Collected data
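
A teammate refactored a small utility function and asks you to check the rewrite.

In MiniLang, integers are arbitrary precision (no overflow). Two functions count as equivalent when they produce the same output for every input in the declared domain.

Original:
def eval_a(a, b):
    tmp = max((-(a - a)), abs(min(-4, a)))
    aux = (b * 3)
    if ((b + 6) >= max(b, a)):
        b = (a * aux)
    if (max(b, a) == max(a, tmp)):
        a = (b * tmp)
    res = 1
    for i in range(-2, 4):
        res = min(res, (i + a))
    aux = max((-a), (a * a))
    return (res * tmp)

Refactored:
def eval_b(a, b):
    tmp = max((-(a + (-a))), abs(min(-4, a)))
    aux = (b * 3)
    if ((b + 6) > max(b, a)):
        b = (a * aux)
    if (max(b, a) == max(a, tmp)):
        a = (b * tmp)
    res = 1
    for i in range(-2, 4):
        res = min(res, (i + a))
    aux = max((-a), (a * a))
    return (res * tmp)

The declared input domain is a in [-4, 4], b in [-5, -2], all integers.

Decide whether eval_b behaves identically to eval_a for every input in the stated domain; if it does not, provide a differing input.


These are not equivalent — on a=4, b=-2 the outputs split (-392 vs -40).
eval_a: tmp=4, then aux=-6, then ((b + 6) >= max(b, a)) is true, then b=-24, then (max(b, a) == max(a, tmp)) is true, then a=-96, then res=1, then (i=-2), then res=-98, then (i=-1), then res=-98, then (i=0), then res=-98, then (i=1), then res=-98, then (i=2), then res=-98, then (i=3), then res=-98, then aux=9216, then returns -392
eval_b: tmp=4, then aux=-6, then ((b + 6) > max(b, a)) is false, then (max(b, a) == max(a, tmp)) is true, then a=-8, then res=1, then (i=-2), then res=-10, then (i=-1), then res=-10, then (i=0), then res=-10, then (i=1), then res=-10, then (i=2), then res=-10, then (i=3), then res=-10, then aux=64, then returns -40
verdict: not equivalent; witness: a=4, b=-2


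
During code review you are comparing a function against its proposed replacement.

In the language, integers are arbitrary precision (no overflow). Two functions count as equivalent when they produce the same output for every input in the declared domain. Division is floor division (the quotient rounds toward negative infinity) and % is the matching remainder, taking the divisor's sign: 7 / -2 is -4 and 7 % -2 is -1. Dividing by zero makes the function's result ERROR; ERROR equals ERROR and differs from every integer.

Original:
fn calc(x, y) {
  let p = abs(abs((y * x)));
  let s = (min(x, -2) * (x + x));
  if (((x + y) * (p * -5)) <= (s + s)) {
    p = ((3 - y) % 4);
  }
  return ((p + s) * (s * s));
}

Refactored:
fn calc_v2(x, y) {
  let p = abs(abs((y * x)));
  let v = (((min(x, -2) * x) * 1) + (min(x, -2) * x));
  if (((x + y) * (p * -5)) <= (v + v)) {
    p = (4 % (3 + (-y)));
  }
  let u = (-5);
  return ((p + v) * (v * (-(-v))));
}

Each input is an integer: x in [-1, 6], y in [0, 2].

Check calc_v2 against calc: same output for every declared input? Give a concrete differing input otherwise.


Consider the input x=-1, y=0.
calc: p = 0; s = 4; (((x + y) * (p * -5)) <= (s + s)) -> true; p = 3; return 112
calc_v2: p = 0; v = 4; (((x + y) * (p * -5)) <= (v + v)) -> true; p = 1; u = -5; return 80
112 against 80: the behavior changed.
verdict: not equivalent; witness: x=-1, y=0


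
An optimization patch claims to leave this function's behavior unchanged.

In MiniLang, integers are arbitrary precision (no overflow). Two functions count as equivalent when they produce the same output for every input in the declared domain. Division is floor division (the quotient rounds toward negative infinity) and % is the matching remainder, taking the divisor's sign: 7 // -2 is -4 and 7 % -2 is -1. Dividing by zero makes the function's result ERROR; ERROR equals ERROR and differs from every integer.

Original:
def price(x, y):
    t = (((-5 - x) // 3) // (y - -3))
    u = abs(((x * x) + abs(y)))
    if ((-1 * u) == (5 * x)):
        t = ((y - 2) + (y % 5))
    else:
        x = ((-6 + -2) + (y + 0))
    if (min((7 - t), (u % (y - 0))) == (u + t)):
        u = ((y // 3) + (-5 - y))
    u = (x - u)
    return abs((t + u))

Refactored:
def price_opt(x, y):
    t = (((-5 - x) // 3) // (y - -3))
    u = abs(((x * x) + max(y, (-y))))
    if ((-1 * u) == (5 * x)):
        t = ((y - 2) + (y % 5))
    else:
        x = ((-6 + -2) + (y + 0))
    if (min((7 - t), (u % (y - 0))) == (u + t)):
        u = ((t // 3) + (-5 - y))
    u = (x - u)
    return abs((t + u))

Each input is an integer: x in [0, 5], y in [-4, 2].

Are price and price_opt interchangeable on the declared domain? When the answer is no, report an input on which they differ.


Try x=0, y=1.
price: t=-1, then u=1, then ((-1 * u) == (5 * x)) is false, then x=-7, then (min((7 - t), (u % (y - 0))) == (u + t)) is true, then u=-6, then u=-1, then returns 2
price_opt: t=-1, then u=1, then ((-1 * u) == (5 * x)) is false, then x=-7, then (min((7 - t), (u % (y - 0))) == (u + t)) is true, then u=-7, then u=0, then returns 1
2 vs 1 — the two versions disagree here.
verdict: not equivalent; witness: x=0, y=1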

...

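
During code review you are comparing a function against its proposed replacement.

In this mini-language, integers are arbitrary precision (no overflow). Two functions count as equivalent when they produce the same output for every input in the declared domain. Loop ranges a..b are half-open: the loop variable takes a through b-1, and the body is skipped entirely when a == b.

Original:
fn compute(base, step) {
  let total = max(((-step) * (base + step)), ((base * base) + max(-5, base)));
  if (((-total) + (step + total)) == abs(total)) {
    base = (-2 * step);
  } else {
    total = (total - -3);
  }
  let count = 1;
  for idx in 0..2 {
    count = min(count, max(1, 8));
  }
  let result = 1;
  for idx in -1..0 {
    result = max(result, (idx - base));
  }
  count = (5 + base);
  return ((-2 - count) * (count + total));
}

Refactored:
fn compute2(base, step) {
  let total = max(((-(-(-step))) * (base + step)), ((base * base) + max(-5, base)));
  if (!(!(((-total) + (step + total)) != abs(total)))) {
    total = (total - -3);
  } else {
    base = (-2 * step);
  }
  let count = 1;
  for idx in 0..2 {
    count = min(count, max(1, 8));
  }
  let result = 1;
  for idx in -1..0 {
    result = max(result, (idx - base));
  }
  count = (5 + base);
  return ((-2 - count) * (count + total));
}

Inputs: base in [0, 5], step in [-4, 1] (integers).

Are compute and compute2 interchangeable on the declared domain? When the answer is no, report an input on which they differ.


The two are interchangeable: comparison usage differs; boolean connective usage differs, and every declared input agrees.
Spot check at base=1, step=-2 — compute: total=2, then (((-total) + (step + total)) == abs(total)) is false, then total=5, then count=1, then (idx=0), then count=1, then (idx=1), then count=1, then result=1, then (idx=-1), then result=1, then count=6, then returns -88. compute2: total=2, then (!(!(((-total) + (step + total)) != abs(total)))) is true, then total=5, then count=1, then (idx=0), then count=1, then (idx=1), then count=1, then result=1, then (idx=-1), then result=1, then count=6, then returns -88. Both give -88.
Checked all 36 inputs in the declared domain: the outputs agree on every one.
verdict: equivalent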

...

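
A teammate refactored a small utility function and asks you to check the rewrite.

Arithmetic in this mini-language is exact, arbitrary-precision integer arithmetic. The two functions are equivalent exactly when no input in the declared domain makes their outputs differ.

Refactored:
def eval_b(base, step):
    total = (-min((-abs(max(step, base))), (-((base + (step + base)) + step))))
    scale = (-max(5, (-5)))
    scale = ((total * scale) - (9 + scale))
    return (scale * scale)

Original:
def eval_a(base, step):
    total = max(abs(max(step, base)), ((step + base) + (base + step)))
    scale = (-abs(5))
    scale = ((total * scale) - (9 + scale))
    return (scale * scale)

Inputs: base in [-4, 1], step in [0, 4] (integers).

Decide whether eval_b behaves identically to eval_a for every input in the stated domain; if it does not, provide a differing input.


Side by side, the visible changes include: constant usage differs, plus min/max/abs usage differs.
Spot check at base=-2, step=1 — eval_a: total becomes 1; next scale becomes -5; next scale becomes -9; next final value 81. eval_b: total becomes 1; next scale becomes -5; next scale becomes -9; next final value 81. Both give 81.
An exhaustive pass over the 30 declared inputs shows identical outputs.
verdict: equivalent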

_What to work on_
Each line of the records that holds the word "taking" should be copied out.

_Written response_
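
In the language, integers are arbitrary precision (no overflow). Two functions count as equivalent when they produce the same output for every input in the declared domain. Division is floor division (the quotient rounds toward negative infinity) and % is the matching remainder, taking the divisor's sign: 7 / -2 is -4 and 7 % -2 is -1. Dividing by zero makes the function's result ERROR; ERROR equals ERROR and differs from every integer.
In MiniLang, integers are arbitrary precision (no overflow). Two functions count as equivalent when they produce the same output for every input in the declared domain. Division is floor division (the quotient rounds toward negative infinity) and % is the matching remainder, taking the divisor's sign: 7 // -2 is -4 and 7 % -2 is -1. Dividing by zero makes the function's result ERROR; ERROR equals ERROR and differs from every integer.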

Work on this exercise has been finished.